→ Data to use
++++++++++

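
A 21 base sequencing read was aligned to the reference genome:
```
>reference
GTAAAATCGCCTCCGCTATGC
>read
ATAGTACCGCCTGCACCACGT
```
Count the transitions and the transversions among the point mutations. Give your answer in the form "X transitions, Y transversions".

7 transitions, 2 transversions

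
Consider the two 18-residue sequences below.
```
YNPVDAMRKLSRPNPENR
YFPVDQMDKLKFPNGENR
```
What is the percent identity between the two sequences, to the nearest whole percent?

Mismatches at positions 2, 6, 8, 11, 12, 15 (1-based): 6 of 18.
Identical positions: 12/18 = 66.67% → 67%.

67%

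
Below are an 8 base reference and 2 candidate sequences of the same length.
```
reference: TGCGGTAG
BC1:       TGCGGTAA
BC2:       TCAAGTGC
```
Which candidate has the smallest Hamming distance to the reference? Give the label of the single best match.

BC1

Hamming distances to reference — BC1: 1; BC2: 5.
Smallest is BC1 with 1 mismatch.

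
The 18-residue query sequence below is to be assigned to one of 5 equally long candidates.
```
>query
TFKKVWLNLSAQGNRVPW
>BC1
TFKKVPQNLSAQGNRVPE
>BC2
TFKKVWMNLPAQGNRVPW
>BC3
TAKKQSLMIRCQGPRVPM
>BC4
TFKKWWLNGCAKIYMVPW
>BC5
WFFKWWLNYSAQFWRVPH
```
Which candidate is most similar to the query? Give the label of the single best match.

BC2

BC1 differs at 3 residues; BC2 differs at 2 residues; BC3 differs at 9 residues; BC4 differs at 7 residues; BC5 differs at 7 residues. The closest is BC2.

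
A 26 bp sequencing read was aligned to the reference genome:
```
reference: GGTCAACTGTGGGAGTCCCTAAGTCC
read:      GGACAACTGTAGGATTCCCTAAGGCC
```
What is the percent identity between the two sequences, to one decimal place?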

++++++++++

→ Work instructions
What is needed is a single figure, the number of lines in the entries above that contain "genome".

→ Output of the exercise
2